▸ **What you are asked to do**:
Exactly and only the lines from the one containing "v = [[-0.00, 0.00], [0.02, -0.01], [0.02, -0.01]]" through the close of the entries below are to be set down.

################

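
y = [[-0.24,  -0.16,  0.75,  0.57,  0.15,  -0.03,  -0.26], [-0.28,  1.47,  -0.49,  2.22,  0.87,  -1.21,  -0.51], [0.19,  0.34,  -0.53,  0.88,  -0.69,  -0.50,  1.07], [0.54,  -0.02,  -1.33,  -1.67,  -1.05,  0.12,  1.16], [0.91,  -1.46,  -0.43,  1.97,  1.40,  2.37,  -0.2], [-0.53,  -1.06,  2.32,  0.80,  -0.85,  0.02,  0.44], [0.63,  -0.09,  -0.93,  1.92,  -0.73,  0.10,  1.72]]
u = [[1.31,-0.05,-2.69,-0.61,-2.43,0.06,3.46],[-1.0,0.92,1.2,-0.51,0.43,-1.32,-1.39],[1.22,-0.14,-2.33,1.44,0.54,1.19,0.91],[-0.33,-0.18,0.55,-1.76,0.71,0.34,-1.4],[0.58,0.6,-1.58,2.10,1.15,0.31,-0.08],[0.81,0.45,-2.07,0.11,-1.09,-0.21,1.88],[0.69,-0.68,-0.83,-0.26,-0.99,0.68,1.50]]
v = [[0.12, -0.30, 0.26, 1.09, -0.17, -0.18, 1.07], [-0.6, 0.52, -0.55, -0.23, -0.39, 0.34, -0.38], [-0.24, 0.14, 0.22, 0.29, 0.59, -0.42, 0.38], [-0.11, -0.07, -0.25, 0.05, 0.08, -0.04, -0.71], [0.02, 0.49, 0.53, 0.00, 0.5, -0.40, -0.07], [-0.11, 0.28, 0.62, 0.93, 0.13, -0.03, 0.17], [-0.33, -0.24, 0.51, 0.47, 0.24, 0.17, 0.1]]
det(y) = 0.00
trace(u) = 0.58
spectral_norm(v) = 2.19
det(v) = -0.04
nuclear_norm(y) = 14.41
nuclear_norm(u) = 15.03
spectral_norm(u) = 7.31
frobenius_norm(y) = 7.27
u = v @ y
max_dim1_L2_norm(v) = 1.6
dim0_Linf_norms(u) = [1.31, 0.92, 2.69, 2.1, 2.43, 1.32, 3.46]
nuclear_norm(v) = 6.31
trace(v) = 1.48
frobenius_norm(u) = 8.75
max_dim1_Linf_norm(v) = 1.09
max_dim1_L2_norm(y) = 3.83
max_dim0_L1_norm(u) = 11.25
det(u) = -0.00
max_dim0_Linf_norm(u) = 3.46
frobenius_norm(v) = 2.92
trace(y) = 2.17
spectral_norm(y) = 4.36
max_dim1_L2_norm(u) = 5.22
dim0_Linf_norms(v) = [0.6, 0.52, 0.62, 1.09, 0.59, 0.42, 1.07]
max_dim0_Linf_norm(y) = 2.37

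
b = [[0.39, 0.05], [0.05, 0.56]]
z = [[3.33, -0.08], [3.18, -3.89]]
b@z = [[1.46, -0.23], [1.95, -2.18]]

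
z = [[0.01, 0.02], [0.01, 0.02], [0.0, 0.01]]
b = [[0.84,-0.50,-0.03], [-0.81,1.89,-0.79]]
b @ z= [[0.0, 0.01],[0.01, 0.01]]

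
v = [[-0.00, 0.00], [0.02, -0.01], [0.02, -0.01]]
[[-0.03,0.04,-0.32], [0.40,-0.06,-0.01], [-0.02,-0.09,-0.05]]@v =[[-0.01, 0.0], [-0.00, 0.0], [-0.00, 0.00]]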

################

▸ **Written response**:
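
v = [[-0.00, 0.00], [0.02, -0.01], [0.02, -0.01]]
[[-0.03,0.04,-0.32], [0.40,-0.06,-0.01], [-0.02,-0.09,-0.05]]@v =[[-0.01, 0.0], [-0.00, 0.0], [-0.00, 0.00]]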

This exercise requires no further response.